What you need to do - In the entries that follow, find the line containing "N_F(n+1) = 2*N_Z(n) + 2*N_B(n) + 2*N_F(n)", then output exactly every line from the first through that one.
- - - -
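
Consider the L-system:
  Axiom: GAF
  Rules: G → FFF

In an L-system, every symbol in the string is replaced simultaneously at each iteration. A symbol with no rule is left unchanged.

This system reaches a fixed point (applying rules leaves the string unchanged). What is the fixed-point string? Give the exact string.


Step 0: GAF
Step 1: FFFAF
Step 2: FFFAF  (unchanged — fixed point at step 1)

Answer: FFFAF


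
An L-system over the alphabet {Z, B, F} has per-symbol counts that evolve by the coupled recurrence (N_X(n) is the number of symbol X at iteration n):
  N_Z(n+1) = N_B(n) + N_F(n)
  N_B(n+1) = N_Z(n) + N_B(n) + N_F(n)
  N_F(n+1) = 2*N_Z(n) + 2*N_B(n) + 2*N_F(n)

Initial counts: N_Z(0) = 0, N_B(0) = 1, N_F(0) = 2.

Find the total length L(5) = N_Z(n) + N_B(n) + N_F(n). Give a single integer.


Answer: 2457

Derivation:
Step 0: N_Z=0, N_B=1, N_F=2, L=3
Step 1: N_Z=3, N_B=3, N_F=6, L=12
Step 2: N_Z=9, N_B=12, N_F=24, L=45
Step 3: N_Z=36, N_B=45, N_F=90, L=171
Step 4: N_Z=135, N_B=171, N_F=342, L=648
Step 5: N_Z=513, N_B=648, N_F=1296, L=2457


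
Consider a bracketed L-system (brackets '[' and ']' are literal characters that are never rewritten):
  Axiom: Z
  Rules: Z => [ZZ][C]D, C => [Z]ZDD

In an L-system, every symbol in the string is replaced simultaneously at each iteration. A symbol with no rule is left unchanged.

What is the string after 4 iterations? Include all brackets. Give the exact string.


Answer: [[[[ZZ][C]D[ZZ][C]D][[Z]ZDD]D[[ZZ][C]D[ZZ][C]D][[Z]ZDD]D][[[ZZ][C]D][ZZ][C]DDD]D[[[ZZ][C]D[ZZ][C]D][[Z]ZDD]D[[ZZ][C]D[ZZ][C]D][[Z]ZDD]D][[[ZZ][C]D][ZZ][C]DDD]D][[[[ZZ][C]D[ZZ][C]D][[Z]ZDD]D][[ZZ][C]D[ZZ][C]D][[Z]ZDD]DDD]D

Derivation:
Step 0: Z
Step 1: [ZZ][C]D
Step 2: [[ZZ][C]D[ZZ][C]D][[Z]ZDD]D
Step 3: [[[ZZ][C]D[ZZ][C]D][[Z]ZDD]D[[ZZ][C]D[ZZ][C]D][[Z]ZDD]D][[[ZZ][C]D][ZZ][C]DDD]D
Step 4: [[[[ZZ][C]D[ZZ][C]D][[Z]ZDD]D[[ZZ][C]D[ZZ][C]D][[Z]ZDD]D][[[ZZ][C]D][ZZ][C]DDD]D[[[ZZ][C]D[ZZ][C]D][[Z]ZDD]D[[ZZ][C]D[ZZ][C]D][[Z]ZDD]D][[[ZZ][C]D][ZZ][C]DDD]D][[[[ZZ][C]D[ZZ][C]D][[Z]ZDD]D][[ZZ][C]D[ZZ][C]D][[Z]ZDD]DDD]D


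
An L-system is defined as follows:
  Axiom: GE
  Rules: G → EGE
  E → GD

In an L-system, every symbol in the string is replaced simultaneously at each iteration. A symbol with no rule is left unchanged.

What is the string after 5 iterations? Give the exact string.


Step 0: GE
Step 1: EGEGD
Step 2: GDEGEGDEGED
Step 3: EGEDGDEGEGDEGEDGDEGEGDD
Step 4: GDEGEGDDEGEDGDEGEGDEGEDGDEGEGDDEGEDGDEGEGDEGEDD
Step 5: EGEDGDEGEGDEGEDDGDEGEGDDEGEDGDEGEGDEGEDGDEGEGDDEGEDGDEGEGDEGEDDGDEGEGDDEGEDGDEGEGDEGEDGDEGEGDDD

Answer: EGEDGDEGEGDEGEDDGDEGEGDDEGEDGDEGEGDEGEDGDEGEGDDEGEDGDEGEGDEGEDDGDEGEGDDEGEDGDEGEGDEGEDGDEGEGDDD


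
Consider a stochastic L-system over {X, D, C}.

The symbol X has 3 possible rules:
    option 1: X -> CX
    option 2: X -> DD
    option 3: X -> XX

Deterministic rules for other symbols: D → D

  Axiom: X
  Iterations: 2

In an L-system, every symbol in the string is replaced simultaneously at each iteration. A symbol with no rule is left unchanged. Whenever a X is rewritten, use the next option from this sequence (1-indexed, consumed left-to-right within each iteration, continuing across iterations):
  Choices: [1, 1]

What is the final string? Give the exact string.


Step 0: X
Step 1: CX  (used choices [1])
Step 2: CCX  (used choices [1])

Answer: CCX


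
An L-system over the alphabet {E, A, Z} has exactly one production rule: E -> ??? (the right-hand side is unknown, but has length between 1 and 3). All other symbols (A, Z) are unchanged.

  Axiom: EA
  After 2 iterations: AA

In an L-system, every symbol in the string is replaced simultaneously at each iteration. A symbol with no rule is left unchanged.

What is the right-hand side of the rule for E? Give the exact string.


Answer: A

Derivation:
Trying E -> A:
  Step 0: EA
  Step 1: AA
  Step 2: AA
Matches the given result.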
- - - -
Answer area -
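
Consider the L-system:
  Axiom: GAF
  Rules: G → FFF

In an L-system, every symbol in the string is replaced simultaneously at each iteration. A symbol with no rule is left unchanged.

This system reaches a fixed point (applying rules leaves the string unchanged). What is the fixed-point string? Give the exact string.


Step 0: GAF
Step 1: FFFAF
Step 2: FFFAF  (unchanged — fixed point at step 1)

Answer: FFFAF


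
An L-system over the alphabet {Z, B, F} has per-symbol counts that evolve by the coupled recurrence (N_X(n) is the number of symbol X at iteration n):
  N_Z(n+1) = N_B(n) + N_F(n)
  N_B(n+1) = N_Z(n) + N_B(n) + N_F(n)
  N_F(n+1) = 2*N_Z(n) + 2*N_B(n) + 2*N_F(n)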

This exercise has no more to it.